Stored data entries:

------------------------------------------------

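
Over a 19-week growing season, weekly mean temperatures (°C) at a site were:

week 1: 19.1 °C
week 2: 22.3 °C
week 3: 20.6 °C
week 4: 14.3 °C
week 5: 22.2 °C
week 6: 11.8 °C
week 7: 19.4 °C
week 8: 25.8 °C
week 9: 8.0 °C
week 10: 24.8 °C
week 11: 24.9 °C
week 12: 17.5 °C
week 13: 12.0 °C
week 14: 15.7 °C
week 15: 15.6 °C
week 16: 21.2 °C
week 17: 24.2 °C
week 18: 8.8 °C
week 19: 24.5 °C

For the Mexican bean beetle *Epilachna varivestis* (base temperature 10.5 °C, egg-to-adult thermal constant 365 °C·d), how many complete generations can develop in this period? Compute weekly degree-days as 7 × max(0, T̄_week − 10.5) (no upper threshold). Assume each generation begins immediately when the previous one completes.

Weekly DD (7 × max(0, T̄ − 10.5)): 60.2, 82.6, 70.7, 26.6, 81.9, 9.1, 62.3, 107.1, 0.0, 100.1, 100.8, 49.0, 10.5, 36.4, 35.7, 74.9, 95.9, 0.0, 98.0.
Season total = 1101.8 DD.
Complete generations = ⌊1101.8 / 365⌋ = 3.

3 generations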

------------------------------------------------

§ **WORK TO COMPLETE**
The complete set of entries is to be restated word for word.

§ **EXERCISE ANSWER**
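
Over a 19-week growing season, weekly mean temperatures (°C) at a site were:

week 1: 19.1 °C
week 2: 22.3 °C
week 3: 20.6 °C
week 4: 14.3 °C
week 5: 22.2 °C
week 6: 11.8 °C
week 7: 19.4 °C
week 8: 25.8 °C
week 9: 8.0 °C
week 10: 24.8 °C
week 11: 24.9 °C
week 12: 17.5 °C
week 13: 12.0 °C
week 14: 15.7 °C
week 15: 15.6 °C
week 16: 21.2 °C
week 17: 24.2 °C
week 18: 8.8 °C
week 19: 24.5 °C

For the Mexican bean beetle *Epilachna varivestis* (base temperature 10.5 °C, egg-to-adult thermal constant 365 °C·d), how many complete generations can develop in this period? Compute weekly degree-days as 7 × max(0, T̄_week − 10.5) (no upper threshold). Assume each generation begins immediately when the previous one completes.

Weekly DD (7 × max(0, T̄ − 10.5)): 60.2, 82.6, 70.7, 26.6, 81.9, 9.1, 62.3, 107.1, 0.0, 100.1, 100.8, 49.0, 10.5, 36.4, 35.7, 74.9, 95.9, 0.0, 98.0.
Season total = 1101.8 DD.
Complete generations = ⌊1101.8 / 365⌋ = 3.

3 generations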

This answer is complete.